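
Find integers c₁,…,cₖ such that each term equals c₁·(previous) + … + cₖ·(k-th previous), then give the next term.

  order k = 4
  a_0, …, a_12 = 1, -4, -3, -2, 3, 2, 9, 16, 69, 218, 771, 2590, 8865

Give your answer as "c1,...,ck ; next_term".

  a_4 = 3·-2 + 2·-3 + -3·-4 + 3·1 = 3
  a_5 = 3·3 + 2·-2 + -3·-3 + 3·-4 = 2
  a_6 = 3·2 + 2·3 + -3·-2 + 3·-3 = 9
  a_7 = 3·9 + 2·2 + -3·3 + 3·-2 = 16
  a_8 = 3·16 + 2·9 + -3·2 + 3·3 = 69
  a_9 = 3·69 + 2·16 + -3·9 + 3·2 = 218
  a_10 = 3·218 + 2·69 + -3·16 + 3·9 = 771
  a_11 = 3·771 + 2·218 + -3·69 + 3·16 = 2590
  a_12 = 3·2590 + 2·771 + -3·218 + 3·69 = 8865
  a_13 = 3·8865 + 2·2590 + -3·771 + 3·218 = 30116

3,2,-3,3 ; 30116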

--

__Task to carry out__
Everything in the listing above should be restated exactly.

__Completed exercise__
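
Find integers c₁,…,cₖ such that each term equals c₁·(previous) + … + cₖ·(k-th previous), then give the next term.

  order k = 4
  a_0, …, a_12 = 1, -4, -3, -2, 3, 2, 9, 16, 69, 218, 771, 2590, 8865

Give your answer as "c1,...,ck ; next_term".

  a_4 = 3·-2 + 2·-3 + -3·-4 + 3·1 = 3
  a_5 = 3·3 + 2·-2 + -3·-3 + 3·-4 = 2
  a_6 = 3·2 + 2·3 + -3·-2 + 3·-3 = 9
  a_7 = 3·9 + 2·2 + -3·3 + 3·-2 = 16
  a_8 = 3·16 + 2·9 + -3·2 + 3·3 = 69
  a_9 = 3·69 + 2·16 + -3·9 + 3·2 = 218
  a_10 = 3·218 + 2·69 + -3·16 + 3·9 = 771
  a_11 = 3·771 + 2·218 + -3·69 + 3·16 = 2590
  a_12 = 3·2590 + 2·771 + -3·218 + 3·69 = 8865
  a_13 = 3·8865 + 2·2590 + -3·771 + 3·218 = 30116

3,2,-3,3 ; 30116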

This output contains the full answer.